Each of the entries below should be written out exactly as it reads.

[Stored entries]
┄┄┄┄┄┄┄┄┄┄

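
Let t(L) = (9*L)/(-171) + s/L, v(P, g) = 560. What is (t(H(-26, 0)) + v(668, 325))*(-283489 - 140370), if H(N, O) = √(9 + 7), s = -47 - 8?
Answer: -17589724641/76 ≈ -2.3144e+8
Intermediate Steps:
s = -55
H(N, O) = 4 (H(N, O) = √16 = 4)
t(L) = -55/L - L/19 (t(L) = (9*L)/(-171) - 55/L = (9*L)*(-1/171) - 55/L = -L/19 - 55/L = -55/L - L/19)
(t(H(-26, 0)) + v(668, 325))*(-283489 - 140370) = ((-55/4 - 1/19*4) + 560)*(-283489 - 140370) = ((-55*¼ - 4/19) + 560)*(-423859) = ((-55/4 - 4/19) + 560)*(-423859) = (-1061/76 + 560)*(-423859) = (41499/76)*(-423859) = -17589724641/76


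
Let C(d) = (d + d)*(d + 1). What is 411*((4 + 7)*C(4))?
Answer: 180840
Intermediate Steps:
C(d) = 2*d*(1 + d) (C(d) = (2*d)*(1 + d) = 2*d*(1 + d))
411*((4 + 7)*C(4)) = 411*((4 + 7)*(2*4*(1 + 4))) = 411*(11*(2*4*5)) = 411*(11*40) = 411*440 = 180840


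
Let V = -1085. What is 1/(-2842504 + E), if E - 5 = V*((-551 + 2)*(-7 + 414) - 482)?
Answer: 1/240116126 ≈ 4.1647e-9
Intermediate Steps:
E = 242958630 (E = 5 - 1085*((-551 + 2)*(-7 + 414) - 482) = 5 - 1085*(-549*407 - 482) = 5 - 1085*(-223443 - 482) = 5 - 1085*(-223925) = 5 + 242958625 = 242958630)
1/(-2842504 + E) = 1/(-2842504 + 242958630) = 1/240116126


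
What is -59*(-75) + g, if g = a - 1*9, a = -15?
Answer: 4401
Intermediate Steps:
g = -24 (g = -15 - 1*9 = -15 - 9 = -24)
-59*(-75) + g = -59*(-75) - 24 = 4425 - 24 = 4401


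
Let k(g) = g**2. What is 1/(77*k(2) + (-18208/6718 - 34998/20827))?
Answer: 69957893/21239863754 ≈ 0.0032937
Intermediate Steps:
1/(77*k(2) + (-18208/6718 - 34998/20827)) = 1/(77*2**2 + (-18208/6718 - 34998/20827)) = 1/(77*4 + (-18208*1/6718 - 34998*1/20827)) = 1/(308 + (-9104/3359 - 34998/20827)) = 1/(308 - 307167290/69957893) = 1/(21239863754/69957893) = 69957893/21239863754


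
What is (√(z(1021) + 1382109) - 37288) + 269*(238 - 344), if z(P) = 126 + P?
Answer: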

┄┄┄┄┄┄┄┄┄┄

* **Completed exercise**:
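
Let t(L) = (9*L)/(-171) + s/L, v(P, g) = 560. What is (t(H(-26, 0)) + v(668, 325))*(-283489 - 140370), if H(N, O) = √(9 + 7), s = -47 - 8?
Answer: -17589724641/76 ≈ -2.3144e+8
Intermediate Steps:
s = -55
H(N, O) = 4 (H(N, O) = √16 = 4)
t(L) = -55/L - L/19 (t(L) = (9*L)/(-171) - 55/L = (9*L)*(-1/171) - 55/L = -L/19 - 55/L = -55/L - L/19)
(t(H(-26, 0)) + v(668, 325))*(-283489 - 140370) = ((-55/4 - 1/19*4) + 560)*(-283489 - 140370) = ((-55*¼ - 4/19) + 560)*(-423859) = ((-55/4 - 4/19) + 560)*(-423859) = (-1061/76 + 560)*(-423859) = (41499/76)*(-423859) = -17589724641/76


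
Let C(d) = (d + d)*(d + 1). What is 411*((4 + 7)*C(4))?
Answer: 180840
Intermediate Steps:
C(d) = 2*d*(1 + d) (C(d) = (2*d)*(1 + d) = 2*d*(1 + d))
411*((4 + 7)*C(4)) = 411*((4 + 7)*(2*4*(1 + 4))) = 411*(11*(2*4*5)) = 411*(11*40) = 411*440 = 180840


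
Let V = -1085. What is 1/(-2842504 + E), if E - 5 = V*((-551 + 2)*(-7 + 414) - 482)?
Answer: 1/240116126 ≈ 4.1647e-9
Intermediate Steps:
E = 242958630 (E = 5 - 1085*((-551 + 2)*(-7 + 414) - 482) = 5 - 1085*(-549*407 - 482) = 5 - 1085*(-223443 - 482) = 5 - 1085*(-223925) = 5 + 242958625 = 242958630)
1/(-2842504 + E) = 1/(-2842504 + 242958630) = 1/240116126


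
What is -59*(-75) + g, if g = a - 1*9, a = -15?
Answer: 4401
Intermediate Steps:
g = -24 (g = -15 - 1*9 = -15 - 9 = -24)
-59*(-75) + g = -59*(-75) - 24 = 4425 - 24 = 4401


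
Let k(g) = g**2. What is 1/(77*k(2) + (-18208/6718 - 34998/20827))?
Answer: 69957893/21239863754 ≈ 0.0032937
Intermediate Steps:
1/(77*k(2) + (-18208/6718 - 34998/20827)) = 1/(77*2**2 + (-18208/6718 - 34998/20827)) = 1/(77*4 + (-18208*1/6718 - 34998*1/20827)) = 1/(308 + (-9104/3359 - 34998/20827)) = 1/(308 - 307167290/69957893) = 1/(21239863754/69957893) = 69957893/21239863754


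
What is (√(z(1021) + 1382109) - 37288) + 269*(238 - 344), if z(P) = 126 + P?
Answer: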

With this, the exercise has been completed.